What the task requires:
A faithful copy is needed. Set down all of the data below exactly.

----- Data for processing

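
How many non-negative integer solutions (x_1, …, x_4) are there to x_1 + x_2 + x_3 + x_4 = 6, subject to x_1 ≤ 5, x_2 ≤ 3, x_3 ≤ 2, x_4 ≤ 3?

43

By stars and bars, unrestricted non-negative solutions to x_1+…+x_4 = 6 number C(6+3,3) = 84.
Subtract solutions that violate a single cap (substitute x_i' = x_i − (cap_i+1)): x_1 ≥ 6 gives C(3,3) = 1; x_2 ≥ 4 gives C(5,3) = 10; x_3 ≥ 3 gives C(6,3) = 20; x_4 ≥ 4 gives C(5,3) = 10. Together 41.
No two caps can be exceeded simultaneously, so the pair terms are all 0.
By inclusion–exclusion the count is 84 − 41 + 0 = 43.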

----------

Output for this task:
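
How many non-negative integer solutions (x_1, …, x_4) are there to x_1 + x_2 + x_3 + x_4 = 6, subject to x_1 ≤ 5, x_2 ≤ 3, x_3 ≤ 2, x_4 ≤ 3?

43

By stars and bars, unrestricted non-negative solutions to x_1+…+x_4 = 6 number C(6+3,3) = 84.
Subtract solutions that violate a single cap (substitute x_i' = x_i − (cap_i+1)): x_1 ≥ 6 gives C(3,3) = 1; x_2 ≥ 4 gives C(5,3) = 10; x_3 ≥ 3 gives C(6,3) = 20; x_4 ≥ 4 gives C(5,3) = 10. Together 41.
No two caps can be exceeded simultaneously, so the pair terms are all 0.
By inclusion–exclusion the count is 84 − 41 + 0 = 43.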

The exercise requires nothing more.